Your task: Once the line holding "Sound changes from Proto-Mitan" is found in the listing below, write it out and each later line exactly, up to and including the one holding "Luluru: vobolket".

*** Opening of Records for processing ***

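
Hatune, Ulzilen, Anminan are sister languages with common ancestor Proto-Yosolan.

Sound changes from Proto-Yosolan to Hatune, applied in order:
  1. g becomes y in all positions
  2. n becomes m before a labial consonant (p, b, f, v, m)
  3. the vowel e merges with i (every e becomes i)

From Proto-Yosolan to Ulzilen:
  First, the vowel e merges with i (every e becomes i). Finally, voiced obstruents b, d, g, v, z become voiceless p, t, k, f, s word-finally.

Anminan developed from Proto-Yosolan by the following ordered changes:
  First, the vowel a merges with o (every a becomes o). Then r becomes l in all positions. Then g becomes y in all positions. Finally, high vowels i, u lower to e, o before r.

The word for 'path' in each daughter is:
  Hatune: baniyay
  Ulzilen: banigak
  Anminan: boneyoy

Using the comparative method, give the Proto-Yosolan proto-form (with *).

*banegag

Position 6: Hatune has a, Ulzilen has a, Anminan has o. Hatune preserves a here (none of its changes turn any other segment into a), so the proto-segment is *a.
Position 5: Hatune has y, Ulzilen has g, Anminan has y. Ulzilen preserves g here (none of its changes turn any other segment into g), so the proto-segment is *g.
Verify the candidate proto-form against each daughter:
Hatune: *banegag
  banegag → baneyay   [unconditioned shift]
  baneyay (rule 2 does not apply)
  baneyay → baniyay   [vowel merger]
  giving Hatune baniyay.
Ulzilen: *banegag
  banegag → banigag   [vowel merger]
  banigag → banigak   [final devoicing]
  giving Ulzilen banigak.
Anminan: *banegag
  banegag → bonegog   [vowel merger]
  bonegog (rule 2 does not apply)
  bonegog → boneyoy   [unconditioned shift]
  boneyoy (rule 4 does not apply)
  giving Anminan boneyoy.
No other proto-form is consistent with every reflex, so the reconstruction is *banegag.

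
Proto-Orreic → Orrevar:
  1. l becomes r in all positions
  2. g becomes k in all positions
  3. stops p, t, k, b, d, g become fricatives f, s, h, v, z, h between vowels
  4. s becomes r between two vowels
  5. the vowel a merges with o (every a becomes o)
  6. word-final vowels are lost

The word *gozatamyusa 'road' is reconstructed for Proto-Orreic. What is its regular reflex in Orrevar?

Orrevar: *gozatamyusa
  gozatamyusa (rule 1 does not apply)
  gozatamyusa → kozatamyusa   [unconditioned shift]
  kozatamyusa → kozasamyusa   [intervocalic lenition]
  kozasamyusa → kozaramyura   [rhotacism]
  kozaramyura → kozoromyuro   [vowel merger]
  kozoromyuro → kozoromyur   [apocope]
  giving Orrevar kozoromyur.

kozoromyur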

*** Close of Records for processing ***
*** Opening of Records for processing ***

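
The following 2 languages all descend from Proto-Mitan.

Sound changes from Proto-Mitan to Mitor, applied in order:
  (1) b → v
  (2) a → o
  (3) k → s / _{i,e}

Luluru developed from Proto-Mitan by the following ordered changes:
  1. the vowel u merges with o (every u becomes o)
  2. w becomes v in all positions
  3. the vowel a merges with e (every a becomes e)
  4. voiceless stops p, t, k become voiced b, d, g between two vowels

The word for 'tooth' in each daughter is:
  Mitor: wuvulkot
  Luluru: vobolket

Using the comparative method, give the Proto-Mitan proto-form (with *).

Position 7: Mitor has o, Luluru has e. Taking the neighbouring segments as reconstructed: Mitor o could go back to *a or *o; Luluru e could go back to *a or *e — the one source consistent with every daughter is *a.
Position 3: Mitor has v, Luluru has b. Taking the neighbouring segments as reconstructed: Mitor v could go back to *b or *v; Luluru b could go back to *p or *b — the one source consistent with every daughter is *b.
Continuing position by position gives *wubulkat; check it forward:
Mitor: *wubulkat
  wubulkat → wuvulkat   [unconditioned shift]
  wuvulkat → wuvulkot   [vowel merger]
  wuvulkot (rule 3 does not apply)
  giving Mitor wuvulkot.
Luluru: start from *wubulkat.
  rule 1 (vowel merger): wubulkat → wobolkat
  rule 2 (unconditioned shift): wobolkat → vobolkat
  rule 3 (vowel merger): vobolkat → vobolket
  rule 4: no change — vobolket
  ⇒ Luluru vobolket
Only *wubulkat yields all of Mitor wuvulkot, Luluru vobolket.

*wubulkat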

*** Close of Records for processing ***

Answer to this task:
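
Sound changes from Proto-Mitan to Mitor, applied in order:
  (1) b → v
  (2) a → o
  (3) k → s / _{i,e}

Luluru developed from Proto-Mitan by the following ordered changes:
  1. the vowel u merges with o (every u becomes o)
  2. w becomes v in all positions
  3. the vowel a merges with e (every a becomes e)
  4. voiceless stops p, t, k become voiced b, d, g between two vowels

The word for 'tooth' in each daughter is:
  Mitor: wuvulkot
  Luluru: vobolket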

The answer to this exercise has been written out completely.